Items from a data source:
>>>

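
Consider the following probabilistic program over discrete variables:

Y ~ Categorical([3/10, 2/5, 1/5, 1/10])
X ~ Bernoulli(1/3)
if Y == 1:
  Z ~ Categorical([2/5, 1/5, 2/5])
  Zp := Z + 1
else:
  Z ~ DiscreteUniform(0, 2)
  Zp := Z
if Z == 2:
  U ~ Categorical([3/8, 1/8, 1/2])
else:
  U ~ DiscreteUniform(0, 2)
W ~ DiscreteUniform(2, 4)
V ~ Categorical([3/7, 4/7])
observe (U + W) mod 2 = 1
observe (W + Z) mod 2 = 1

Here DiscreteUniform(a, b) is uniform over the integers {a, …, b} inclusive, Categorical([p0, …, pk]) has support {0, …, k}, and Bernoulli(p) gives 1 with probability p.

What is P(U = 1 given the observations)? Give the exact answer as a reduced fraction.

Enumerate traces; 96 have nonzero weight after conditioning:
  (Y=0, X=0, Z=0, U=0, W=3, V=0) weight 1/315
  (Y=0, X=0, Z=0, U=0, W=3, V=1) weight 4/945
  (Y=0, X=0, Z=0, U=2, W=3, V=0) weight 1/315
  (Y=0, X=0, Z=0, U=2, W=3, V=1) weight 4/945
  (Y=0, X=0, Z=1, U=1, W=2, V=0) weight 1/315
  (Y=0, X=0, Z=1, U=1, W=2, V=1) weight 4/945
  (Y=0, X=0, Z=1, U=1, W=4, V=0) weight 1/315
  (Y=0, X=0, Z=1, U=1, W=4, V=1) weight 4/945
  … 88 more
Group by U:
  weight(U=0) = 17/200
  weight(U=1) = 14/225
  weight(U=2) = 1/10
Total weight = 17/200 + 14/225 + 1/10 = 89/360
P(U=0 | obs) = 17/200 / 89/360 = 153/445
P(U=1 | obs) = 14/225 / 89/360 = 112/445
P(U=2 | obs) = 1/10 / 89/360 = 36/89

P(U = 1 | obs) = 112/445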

<<<

TASK TO CARRY OUT: Restate the records above verbatim, omitting no line.

RESULT OF THIS EXERCISE:
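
Consider the following probabilistic program over discrete variables:

Y ~ Categorical([3/10, 2/5, 1/5, 1/10])
X ~ Bernoulli(1/3)
if Y == 1:
  Z ~ Categorical([2/5, 1/5, 2/5])
  Zp := Z + 1
else:
  Z ~ DiscreteUniform(0, 2)
  Zp := Z
if Z == 2:
  U ~ Categorical([3/8, 1/8, 1/2])
else:
  U ~ DiscreteUniform(0, 2)
W ~ DiscreteUniform(2, 4)
V ~ Categorical([3/7, 4/7])
observe (U + W) mod 2 = 1
observe (W + Z) mod 2 = 1

Here DiscreteUniform(a, b) is uniform over the integers {a, …, b} inclusive, Categorical([p0, …, pk]) has support {0, …, k}, and Bernoulli(p) gives 1 with probability p.

What is P(U = 1 given the observations)? Give the exact answer as a reduced fraction.

Enumerate traces; 96 have nonzero weight after conditioning:
  (Y=0, X=0, Z=0, U=0, W=3, V=0) weight 1/315
  (Y=0, X=0, Z=0, U=0, W=3, V=1) weight 4/945
  (Y=0, X=0, Z=0, U=2, W=3, V=0) weight 1/315
  (Y=0, X=0, Z=0, U=2, W=3, V=1) weight 4/945
  (Y=0, X=0, Z=1, U=1, W=2, V=0) weight 1/315
  (Y=0, X=0, Z=1, U=1, W=2, V=1) weight 4/945
  (Y=0, X=0, Z=1, U=1, W=4, V=0) weight 1/315
  (Y=0, X=0, Z=1, U=1, W=4, V=1) weight 4/945
  … 88 more
Group by U:
  weight(U=0) = 17/200
  weight(U=1) = 14/225
  weight(U=2) = 1/10
Total weight = 17/200 + 14/225 + 1/10 = 89/360
P(U=0 | obs) = 17/200 / 89/360 = 153/445
P(U=1 | obs) = 14/225 / 89/360 = 112/445
P(U=2 | obs) = 1/10 / 89/360 = 36/89

P(U = 1 | obs) = 112/445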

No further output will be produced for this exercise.